INFORMATION:
^^^^^^^^
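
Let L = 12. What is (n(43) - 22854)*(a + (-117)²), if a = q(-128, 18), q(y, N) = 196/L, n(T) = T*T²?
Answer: 2329344748/3 ≈ 7.7645e+8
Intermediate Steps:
n(T) = T³
q(y, N) = 49/3 (q(y, N) = 196/12 = 196*(1/12) = 49/3)
a = 49/3 ≈ 16.333
(n(43) - 22854)*(a + (-117)²) = (43³ - 22854)*(49/3 + (-117)²) = (79507 - 22854)*(49/3 + 13689) = 56653*(41116/3) = 2329344748/3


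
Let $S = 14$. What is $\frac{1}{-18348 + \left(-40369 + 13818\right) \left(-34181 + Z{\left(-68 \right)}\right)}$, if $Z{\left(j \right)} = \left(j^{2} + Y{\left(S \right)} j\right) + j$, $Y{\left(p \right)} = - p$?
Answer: $\frac{1}{761278475} \approx 1.3136 \cdot 10^{-9}$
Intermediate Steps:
$Z{\left(j \right)} = j^{2} - 13 j$ ($Z{\left(j \right)} = \left(j^{2} + \left(-1\right) 14 j\right) + j = \left(j^{2} - 14 j\right) + j = j^{2} - 13 j$)
$\frac{1}{-18348 + \left(-40369 + 13818\right) \left(-34181 + Z{\left(-68 \right)}\right)} = \frac{1}{-18348 + \left(-40369 + 13818\right) \left(-34181 - 68 \left(-13 - 68\right)\right)} = \frac{1}{-18348 - 26551 \left(-34181 - -5508\right)} = \frac{1}{-18348 - 26551 \left(-34181 + 5508\right)} = \frac{1}{-18348 - -761296823} = \frac{1}{-18348 + 761296823} = \frac{1}{761278475}$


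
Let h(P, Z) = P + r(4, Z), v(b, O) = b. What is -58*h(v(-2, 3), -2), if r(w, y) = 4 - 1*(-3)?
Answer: -290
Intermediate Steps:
r(w, y) = 7 (r(w, y) = 4 + 3 = 7)
h(P, Z) = 7 + P (h(P, Z) = P + 7 = 7 + P)
-58*h(v(-2, 3), -2) = -58*(7 - 2) = -58*5 = -290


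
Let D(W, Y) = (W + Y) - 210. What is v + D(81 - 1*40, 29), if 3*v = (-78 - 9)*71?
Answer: -2199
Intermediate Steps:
D(W, Y) = -210 + W + Y
v = -2059 (v = ((-78 - 9)*71)/3 = (-87*71)/3 = (⅓)*(-6177) = -2059)
v + D(81 - 1*40, 29) = -2059 + (-210 + (81 - 1*40) + 29) = -2059 + (-210 + (81 - 40) + 29) = -2059 + (-210 + 41 + 29) = -2059 - 140 = -2199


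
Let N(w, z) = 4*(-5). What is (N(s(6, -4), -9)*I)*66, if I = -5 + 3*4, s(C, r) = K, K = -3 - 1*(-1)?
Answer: -9240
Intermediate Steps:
K = -2 (K = -3 + 1 = -2)
s(C, r) = -2
N(w, z) = -20
I = 7 (I = -5 + 12 = 7)
(N(s(6, -4), -9)*I)*66 = -20*7*66 = -140*66 = -9240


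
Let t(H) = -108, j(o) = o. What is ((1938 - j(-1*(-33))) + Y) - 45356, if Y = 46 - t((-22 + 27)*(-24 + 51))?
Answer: -43297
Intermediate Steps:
Y = 154 (Y = 46 - 1*(-108) = 46 + 108 = 154)
((1938 - j(-1*(-33))) + Y) - 45356 = ((1938 - (-1)*(-33)) + 154) - 45356 = ((1938 - 1*33) + 154) - 45356 = ((1938 - 33) + 154) - 45356 = (1905 + 154) - 45356 = 2059 - 45356 = -43297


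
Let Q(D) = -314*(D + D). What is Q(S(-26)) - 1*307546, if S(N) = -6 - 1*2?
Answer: -302522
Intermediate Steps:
S(N) = -8 (S(N) = -6 - 2 = -8)
Q(D) = -628*D
Q(S(-26)) - 1*307546 = -628*(-8) - 1*307546 = 5024 - 307546 = -302522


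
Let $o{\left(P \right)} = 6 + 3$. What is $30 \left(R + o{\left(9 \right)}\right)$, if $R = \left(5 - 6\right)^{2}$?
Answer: $300$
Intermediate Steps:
$o{\left(P \right)} = 9$
$R = 1$ ($R = \left(-1\right)^{2} = 1$)
$30 \left(R + o{\left(9 \right)}\right) = 30 \left(1 + 9\right) = 30 \cdot 10 = 300$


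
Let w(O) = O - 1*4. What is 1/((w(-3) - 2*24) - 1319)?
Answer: -1/1374 ≈ -0.00072780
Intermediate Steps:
w(O) = -4 + O (w(O) = O - 4 = -4 + O)
1/((w(-3) - 2*24) - 1319) = 1/(((-4 - 3) - 2*24) - 1319) = 1/((-7 - 48) - 1319) = 1/(-55 - 1319) = 1/(-1374) = -1/1374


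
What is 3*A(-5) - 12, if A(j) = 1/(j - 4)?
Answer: -37/3 ≈ -12.333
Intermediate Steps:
A(j) = 1/(-4 + j)
3*A(-5) - 12 = 3/(-4 - 5) - 12 = 3/(-9) - 12 = 3*(-⅑) - 12 = -⅓ - 12 = -37/3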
^^^^^^^^
PROBLEM: Wherever a line in the data above contains the word "Answer", copy that line.

EXERCISE SOLUTION:
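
Answer: 2329344748/3 ≈ 7.7645e+8
Answer: $\frac{1}{761278475} \approx 1.3136 \cdot 10^{-9}$
Answer: -290
Answer: -2199
Answer: -9240
Answer: -43297
Answer: -302522
Answer: $300$
Answer: -1/1374 ≈ -0.00072780
Answer: -37/3 ≈ -12.333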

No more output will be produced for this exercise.